Write out the stretch of lines below that begins at the line with "[90, 91, 92, 93, 94] -> S_i = 90 + 1*i" and ends at the line with "[49, 55, 61, 67, 73] -> S_i = 49 + 6*i", including both, exactly as given and nothing more.

AVAILABLE DATA section start

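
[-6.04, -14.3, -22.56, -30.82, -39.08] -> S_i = -6.04 + -8.26*i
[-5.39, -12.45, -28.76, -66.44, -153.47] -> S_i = -5.39*2.31^i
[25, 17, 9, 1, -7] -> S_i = 25 + -8*i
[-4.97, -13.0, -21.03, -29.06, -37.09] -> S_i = -4.97 + -8.03*i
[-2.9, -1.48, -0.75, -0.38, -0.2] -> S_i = -2.90*0.51^i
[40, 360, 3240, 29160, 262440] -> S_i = 40*9^i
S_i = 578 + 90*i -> [578, 668, 758, 848, 938]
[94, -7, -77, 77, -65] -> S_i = Random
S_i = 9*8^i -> [9, 72, 576, 4608, 36864]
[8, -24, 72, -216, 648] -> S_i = 8*-3^i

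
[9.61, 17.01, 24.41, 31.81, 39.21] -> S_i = 9.61 + 7.40*i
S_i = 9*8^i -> [9, 72, 576, 4608, 36864]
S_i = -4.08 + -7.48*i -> [-4.08, -11.56, -19.04, -26.52, -34.0]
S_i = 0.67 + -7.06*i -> [0.67, -6.39, -13.45, -20.51, -27.57]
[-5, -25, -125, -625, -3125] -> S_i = -5*5^i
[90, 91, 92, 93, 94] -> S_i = 90 + 1*i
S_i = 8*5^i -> [8, 40, 200, 1000, 5000]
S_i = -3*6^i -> [-3, -18, -108, -648, -3888]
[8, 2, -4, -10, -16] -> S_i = 8 + -6*i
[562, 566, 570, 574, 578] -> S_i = 562 + 4*i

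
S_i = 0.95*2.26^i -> [0.95, 2.15, 4.85, 10.97, 24.78]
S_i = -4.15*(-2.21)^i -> [-4.15, 9.17, -20.27, 44.79, -99.0]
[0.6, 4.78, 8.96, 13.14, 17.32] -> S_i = 0.60 + 4.18*i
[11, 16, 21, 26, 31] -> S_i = 11 + 5*i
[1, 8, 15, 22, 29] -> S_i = 1 + 7*i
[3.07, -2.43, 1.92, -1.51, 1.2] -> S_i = 3.07*(-0.79)^i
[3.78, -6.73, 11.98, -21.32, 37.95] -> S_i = 3.78*(-1.78)^i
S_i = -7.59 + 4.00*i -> [-7.59, -3.59, 0.41, 4.41, 8.41]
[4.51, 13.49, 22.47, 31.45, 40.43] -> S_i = 4.51 + 8.98*i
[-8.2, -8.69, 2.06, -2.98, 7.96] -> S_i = Random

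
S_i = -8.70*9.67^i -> [-8.7, -84.13, -813.53, -7866.81, -76072.06]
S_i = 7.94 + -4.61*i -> [7.94, 3.33, -1.28, -5.89, -10.5]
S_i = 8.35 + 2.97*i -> [8.35, 11.32, 14.29, 17.26, 20.23]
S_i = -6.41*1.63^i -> [-6.41, -10.45, -17.03, -27.76, -45.25]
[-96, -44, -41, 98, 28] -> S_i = Random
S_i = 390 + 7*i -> [390, 397, 404, 411, 418]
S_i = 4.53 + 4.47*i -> [4.53, 9.0, 13.47, 17.94, 22.41]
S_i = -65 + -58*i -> [-65, -123, -181, -239, -297]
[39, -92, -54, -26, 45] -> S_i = Random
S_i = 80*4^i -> [80, 320, 1280, 5120, 20480]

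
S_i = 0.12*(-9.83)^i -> [0.12, -1.18, 11.6, -113.98, 1120.46]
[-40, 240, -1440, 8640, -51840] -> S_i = -40*-6^i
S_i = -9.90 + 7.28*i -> [-9.9, -2.62, 4.66, 11.94, 19.22]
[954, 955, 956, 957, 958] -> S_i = 954 + 1*i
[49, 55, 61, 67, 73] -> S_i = 49 + 6*i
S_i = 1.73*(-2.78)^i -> [1.73, -4.81, 13.37, -37.17, 103.33]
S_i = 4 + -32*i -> [4, -28, -60, -92, -124]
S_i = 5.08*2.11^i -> [5.08, 10.72, 22.62, 47.72, 100.69]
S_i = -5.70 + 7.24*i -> [-5.7, 1.54, 8.78, 16.02, 23.26]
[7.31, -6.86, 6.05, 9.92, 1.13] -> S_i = Random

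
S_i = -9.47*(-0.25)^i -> [-9.47, 2.37, -0.59, 0.15, -0.04]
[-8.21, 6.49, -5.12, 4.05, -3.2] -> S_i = -8.21*(-0.79)^i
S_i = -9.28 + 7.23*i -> [-9.28, -2.05, 5.18, 12.41, 19.64]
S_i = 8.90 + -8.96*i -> [8.9, -0.06, -9.02, -17.98, -26.94]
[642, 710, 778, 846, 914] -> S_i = 642 + 68*i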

AVAILABLE DATA section end

TASK ANSWER
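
[90, 91, 92, 93, 94] -> S_i = 90 + 1*i
S_i = 8*5^i -> [8, 40, 200, 1000, 5000]
S_i = -3*6^i -> [-3, -18, -108, -648, -3888]
[8, 2, -4, -10, -16] -> S_i = 8 + -6*i
[562, 566, 570, 574, 578] -> S_i = 562 + 4*i

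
S_i = 0.95*2.26^i -> [0.95, 2.15, 4.85, 10.97, 24.78]
S_i = -4.15*(-2.21)^i -> [-4.15, 9.17, -20.27, 44.79, -99.0]
[0.6, 4.78, 8.96, 13.14, 17.32] -> S_i = 0.60 + 4.18*i
[11, 16, 21, 26, 31] -> S_i = 11 + 5*i
[1, 8, 15, 22, 29] -> S_i = 1 + 7*i
[3.07, -2.43, 1.92, -1.51, 1.2] -> S_i = 3.07*(-0.79)^i
[3.78, -6.73, 11.98, -21.32, 37.95] -> S_i = 3.78*(-1.78)^i
S_i = -7.59 + 4.00*i -> [-7.59, -3.59, 0.41, 4.41, 8.41]
[4.51, 13.49, 22.47, 31.45, 40.43] -> S_i = 4.51 + 8.98*i
[-8.2, -8.69, 2.06, -2.98, 7.96] -> S_i = Random

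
S_i = -8.70*9.67^i -> [-8.7, -84.13, -813.53, -7866.81, -76072.06]
S_i = 7.94 + -4.61*i -> [7.94, 3.33, -1.28, -5.89, -10.5]
S_i = 8.35 + 2.97*i -> [8.35, 11.32, 14.29, 17.26, 20.23]
S_i = -6.41*1.63^i -> [-6.41, -10.45, -17.03, -27.76, -45.25]
[-96, -44, -41, 98, 28] -> S_i = Random
S_i = 390 + 7*i -> [390, 397, 404, 411, 418]
S_i = 4.53 + 4.47*i -> [4.53, 9.0, 13.47, 17.94, 22.41]
S_i = -65 + -58*i -> [-65, -123, -181, -239, -297]
[39, -92, -54, -26, 45] -> S_i = Random
S_i = 80*4^i -> [80, 320, 1280, 5120, 20480]

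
S_i = 0.12*(-9.83)^i -> [0.12, -1.18, 11.6, -113.98, 1120.46]
[-40, 240, -1440, 8640, -51840] -> S_i = -40*-6^i
S_i = -9.90 + 7.28*i -> [-9.9, -2.62, 4.66, 11.94, 19.22]
[954, 955, 956, 957, 958] -> S_i = 954 + 1*i
[49, 55, 61, 67, 73] -> S_i = 49 + 6*i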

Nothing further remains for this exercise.